- Work instruction -
Provide again, from the entries below, every line from the one containing "(-2)^2 * (-11) * (92" through the one containing "((6 / 11+8 / 14) / 7)^1 = 0.16", exactly as written, and no other line.

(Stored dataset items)
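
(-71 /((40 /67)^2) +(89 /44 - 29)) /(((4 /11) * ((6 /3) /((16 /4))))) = -3980709 /3200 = -1243.97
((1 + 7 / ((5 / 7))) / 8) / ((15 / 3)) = 27 / 100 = 0.27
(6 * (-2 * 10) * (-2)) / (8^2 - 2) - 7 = -97 / 31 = -3.13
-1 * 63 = -63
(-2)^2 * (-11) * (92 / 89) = -4048 / 89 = -45.48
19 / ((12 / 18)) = 57 / 2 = 28.50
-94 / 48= -47 / 24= -1.96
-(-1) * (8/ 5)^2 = 64/ 25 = 2.56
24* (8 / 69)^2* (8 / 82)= 2048 / 65067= 0.03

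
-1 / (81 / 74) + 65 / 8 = 4673 / 648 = 7.21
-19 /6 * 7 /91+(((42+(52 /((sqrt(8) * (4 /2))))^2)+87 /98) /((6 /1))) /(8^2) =10781 /122304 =0.09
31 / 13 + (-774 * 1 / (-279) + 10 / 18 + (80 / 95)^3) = 157015826 / 24877593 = 6.31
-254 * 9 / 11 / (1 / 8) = -18288 / 11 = -1662.55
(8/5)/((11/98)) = 784/55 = 14.25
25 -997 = -972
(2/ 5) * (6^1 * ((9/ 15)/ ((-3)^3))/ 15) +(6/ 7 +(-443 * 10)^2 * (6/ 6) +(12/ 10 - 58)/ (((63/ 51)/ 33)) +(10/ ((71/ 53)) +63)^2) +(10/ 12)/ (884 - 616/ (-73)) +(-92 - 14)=19628242.77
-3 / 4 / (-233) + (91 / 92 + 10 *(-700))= -37507682 / 5359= -6999.01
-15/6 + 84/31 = 13/62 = 0.21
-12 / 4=-3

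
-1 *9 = -9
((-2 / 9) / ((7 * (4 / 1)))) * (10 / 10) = -0.01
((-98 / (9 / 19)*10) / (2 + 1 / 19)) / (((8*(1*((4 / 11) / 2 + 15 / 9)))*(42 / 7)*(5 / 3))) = -194579 / 28548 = -6.82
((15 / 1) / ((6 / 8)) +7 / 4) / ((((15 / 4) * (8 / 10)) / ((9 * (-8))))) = -522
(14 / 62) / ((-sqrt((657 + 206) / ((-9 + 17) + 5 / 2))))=-7 *sqrt(36246) / 53506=-0.02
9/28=0.32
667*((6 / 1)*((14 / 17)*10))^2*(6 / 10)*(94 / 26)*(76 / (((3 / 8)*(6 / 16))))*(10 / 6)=11954552422400 / 3757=3181941022.73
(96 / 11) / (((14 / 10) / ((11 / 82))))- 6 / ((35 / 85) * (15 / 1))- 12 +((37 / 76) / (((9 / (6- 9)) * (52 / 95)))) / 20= -43518439 / 3581760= -12.15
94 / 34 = 47 / 17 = 2.76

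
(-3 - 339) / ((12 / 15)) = -855 / 2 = -427.50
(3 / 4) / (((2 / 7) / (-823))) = -17283 / 8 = -2160.38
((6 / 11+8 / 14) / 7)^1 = 0.16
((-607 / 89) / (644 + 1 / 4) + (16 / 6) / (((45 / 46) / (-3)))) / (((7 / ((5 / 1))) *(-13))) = 28170388 / 62613369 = 0.45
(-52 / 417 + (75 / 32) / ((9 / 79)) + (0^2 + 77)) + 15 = 1500509 / 13344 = 112.45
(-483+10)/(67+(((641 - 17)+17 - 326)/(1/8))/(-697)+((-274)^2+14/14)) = -29971/4761168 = -0.01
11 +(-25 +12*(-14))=-182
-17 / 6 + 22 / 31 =-395 / 186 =-2.12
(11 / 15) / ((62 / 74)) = 407 / 465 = 0.88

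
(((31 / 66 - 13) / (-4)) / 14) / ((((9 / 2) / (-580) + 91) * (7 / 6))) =119915 / 56891989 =0.00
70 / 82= 35 / 41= 0.85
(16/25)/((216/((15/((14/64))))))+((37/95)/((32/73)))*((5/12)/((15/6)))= 26909/76608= 0.35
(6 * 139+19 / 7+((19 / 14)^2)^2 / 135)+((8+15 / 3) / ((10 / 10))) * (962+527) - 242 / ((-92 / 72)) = 2431334075783 / 119281680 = 20383.13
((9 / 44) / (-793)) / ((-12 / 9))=27 / 139568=0.00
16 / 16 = 1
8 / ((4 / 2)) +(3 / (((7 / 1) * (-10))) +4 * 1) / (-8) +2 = 3083 / 560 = 5.51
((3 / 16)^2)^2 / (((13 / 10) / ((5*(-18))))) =-18225 / 212992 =-0.09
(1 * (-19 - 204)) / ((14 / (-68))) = 7582 / 7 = 1083.14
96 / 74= 48 / 37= 1.30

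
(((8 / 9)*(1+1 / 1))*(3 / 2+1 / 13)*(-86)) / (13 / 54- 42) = 4128 / 715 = 5.77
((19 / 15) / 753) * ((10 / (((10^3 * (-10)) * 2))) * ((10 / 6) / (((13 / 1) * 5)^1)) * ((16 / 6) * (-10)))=19 / 33037875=0.00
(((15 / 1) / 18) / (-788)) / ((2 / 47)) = -235 / 9456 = -0.02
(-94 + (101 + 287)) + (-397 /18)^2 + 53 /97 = 24545077 /31428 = 780.99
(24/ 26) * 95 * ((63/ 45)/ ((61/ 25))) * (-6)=-239400/ 793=-301.89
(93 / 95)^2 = 8649 / 9025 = 0.96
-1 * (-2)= 2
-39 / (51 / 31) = -403 / 17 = -23.71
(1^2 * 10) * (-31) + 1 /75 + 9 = -22574 /75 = -300.99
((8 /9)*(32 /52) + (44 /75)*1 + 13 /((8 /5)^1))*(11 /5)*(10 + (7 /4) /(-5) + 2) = 555281639 /2340000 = 237.30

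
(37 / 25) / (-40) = -37 / 1000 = -0.04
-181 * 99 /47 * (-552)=9891288 /47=210452.94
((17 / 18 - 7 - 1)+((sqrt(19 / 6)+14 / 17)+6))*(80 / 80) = -71 / 306+sqrt(114) / 6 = 1.55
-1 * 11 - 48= -59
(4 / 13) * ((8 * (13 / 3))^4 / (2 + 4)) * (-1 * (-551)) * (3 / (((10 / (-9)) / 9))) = -4958400512 / 5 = -991680102.40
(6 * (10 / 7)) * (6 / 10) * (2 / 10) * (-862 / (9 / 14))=-6896 / 5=-1379.20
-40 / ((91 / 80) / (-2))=6400 / 91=70.33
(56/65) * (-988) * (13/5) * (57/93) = -1051232/775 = -1356.43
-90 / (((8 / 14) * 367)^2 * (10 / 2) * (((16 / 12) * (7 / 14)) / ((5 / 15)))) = -441 / 2155024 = -0.00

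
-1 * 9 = -9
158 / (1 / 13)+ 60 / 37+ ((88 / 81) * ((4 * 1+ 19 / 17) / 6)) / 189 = 19794369886 / 9629361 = 2055.63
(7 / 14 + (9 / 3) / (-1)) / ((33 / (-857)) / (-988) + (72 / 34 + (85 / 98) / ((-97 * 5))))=-171038748790 / 144760197299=-1.18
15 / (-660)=-1 / 44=-0.02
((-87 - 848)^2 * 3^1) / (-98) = -2622675 / 98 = -26761.99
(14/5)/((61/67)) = 3.08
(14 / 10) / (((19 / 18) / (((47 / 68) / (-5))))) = -2961 / 16150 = -0.18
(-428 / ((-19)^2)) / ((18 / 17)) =-3638 / 3249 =-1.12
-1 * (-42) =42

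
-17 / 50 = -0.34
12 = 12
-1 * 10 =-10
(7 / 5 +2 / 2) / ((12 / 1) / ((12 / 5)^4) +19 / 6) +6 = 203646 / 30485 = 6.68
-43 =-43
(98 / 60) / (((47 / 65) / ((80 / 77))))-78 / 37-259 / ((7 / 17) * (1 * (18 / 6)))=-12018439 / 57387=-209.43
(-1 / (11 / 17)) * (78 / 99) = -442 / 363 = -1.22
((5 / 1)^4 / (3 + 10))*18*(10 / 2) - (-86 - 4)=57420 / 13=4416.92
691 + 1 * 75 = 766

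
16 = 16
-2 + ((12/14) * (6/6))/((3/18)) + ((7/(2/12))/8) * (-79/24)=-3167/224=-14.14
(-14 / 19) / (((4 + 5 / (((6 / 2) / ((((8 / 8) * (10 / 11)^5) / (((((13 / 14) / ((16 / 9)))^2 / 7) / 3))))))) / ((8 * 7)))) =-0.49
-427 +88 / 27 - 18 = -11927 / 27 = -441.74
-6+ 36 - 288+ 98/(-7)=-272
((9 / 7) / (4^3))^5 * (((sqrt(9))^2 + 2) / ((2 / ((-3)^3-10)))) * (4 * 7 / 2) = -24032943 / 2578054119424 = -0.00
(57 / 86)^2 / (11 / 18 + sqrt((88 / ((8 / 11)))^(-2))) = 186219 / 262558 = 0.71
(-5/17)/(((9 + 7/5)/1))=-25/884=-0.03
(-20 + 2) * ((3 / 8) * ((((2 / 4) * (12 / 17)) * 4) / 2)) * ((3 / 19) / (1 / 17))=-243 / 19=-12.79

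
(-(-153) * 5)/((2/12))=4590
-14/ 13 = -1.08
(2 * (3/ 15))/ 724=1/ 1810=0.00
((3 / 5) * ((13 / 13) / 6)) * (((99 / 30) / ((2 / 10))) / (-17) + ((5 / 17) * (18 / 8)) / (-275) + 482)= 1799041 / 37400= 48.10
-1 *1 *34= -34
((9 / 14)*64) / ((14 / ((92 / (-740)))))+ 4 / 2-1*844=-7636042 / 9065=-842.37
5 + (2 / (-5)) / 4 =49 / 10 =4.90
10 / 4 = 5 / 2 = 2.50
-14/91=-2/13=-0.15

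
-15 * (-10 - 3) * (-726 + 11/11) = -141375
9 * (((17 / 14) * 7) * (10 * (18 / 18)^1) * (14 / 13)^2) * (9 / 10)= 134946 / 169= 798.50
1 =1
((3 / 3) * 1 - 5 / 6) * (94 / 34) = 47 / 102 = 0.46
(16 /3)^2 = 256 /9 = 28.44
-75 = -75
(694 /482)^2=120409 /58081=2.07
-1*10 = -10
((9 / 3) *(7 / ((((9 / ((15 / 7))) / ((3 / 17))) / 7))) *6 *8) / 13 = 5040 / 221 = 22.81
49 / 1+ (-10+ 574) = 613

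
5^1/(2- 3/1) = -5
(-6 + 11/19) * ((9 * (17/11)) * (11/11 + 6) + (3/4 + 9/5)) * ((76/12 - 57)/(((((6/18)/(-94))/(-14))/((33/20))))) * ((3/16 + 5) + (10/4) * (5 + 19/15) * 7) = 4106469120411/200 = 20532345602.06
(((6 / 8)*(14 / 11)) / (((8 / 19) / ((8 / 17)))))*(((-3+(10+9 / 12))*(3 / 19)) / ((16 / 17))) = 1953 / 1408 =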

- Result of this exercise -
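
(-2)^2 * (-11) * (92 / 89) = -4048 / 89 = -45.48
19 / ((12 / 18)) = 57 / 2 = 28.50
-94 / 48= -47 / 24= -1.96
-(-1) * (8/ 5)^2 = 64/ 25 = 2.56
24* (8 / 69)^2* (8 / 82)= 2048 / 65067= 0.03

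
-1 / (81 / 74) + 65 / 8 = 4673 / 648 = 7.21
-19 /6 * 7 /91+(((42+(52 /((sqrt(8) * (4 /2))))^2)+87 /98) /((6 /1))) /(8^2) =10781 /122304 =0.09
31 / 13 + (-774 * 1 / (-279) + 10 / 18 + (80 / 95)^3) = 157015826 / 24877593 = 6.31
-254 * 9 / 11 / (1 / 8) = -18288 / 11 = -1662.55
(8/5)/((11/98)) = 784/55 = 14.25
25 -997 = -972
(2/ 5) * (6^1 * ((9/ 15)/ ((-3)^3))/ 15) +(6/ 7 +(-443 * 10)^2 * (6/ 6) +(12/ 10 - 58)/ (((63/ 51)/ 33)) +(10/ ((71/ 53)) +63)^2) +(10/ 12)/ (884 - 616/ (-73)) +(-92 - 14)=19628242.77
-3 / 4 / (-233) + (91 / 92 + 10 *(-700))= -37507682 / 5359= -6999.01
-15/6 + 84/31 = 13/62 = 0.21
-12 / 4=-3

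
-1 *9 = -9
((-2 / 9) / ((7 * (4 / 1)))) * (10 / 10) = -0.01
((-98 / (9 / 19)*10) / (2 + 1 / 19)) / (((8*(1*((4 / 11) / 2 + 15 / 9)))*(42 / 7)*(5 / 3))) = -194579 / 28548 = -6.82
((15 / 1) / ((6 / 8)) +7 / 4) / ((((15 / 4) * (8 / 10)) / ((9 * (-8))))) = -522
(14 / 62) / ((-sqrt((657 + 206) / ((-9 + 17) + 5 / 2))))=-7 *sqrt(36246) / 53506=-0.02
9/28=0.32
667*((6 / 1)*((14 / 17)*10))^2*(6 / 10)*(94 / 26)*(76 / (((3 / 8)*(6 / 16))))*(10 / 6)=11954552422400 / 3757=3181941022.73
(96 / 11) / (((14 / 10) / ((11 / 82))))- 6 / ((35 / 85) * (15 / 1))- 12 +((37 / 76) / (((9 / (6- 9)) * (52 / 95)))) / 20= -43518439 / 3581760= -12.15
94 / 34 = 47 / 17 = 2.76

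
(-3 - 339) / ((12 / 15)) = -855 / 2 = -427.50
(3 / 4) / (((2 / 7) / (-823))) = -17283 / 8 = -2160.38
((6 / 11+8 / 14) / 7)^1 = 0.16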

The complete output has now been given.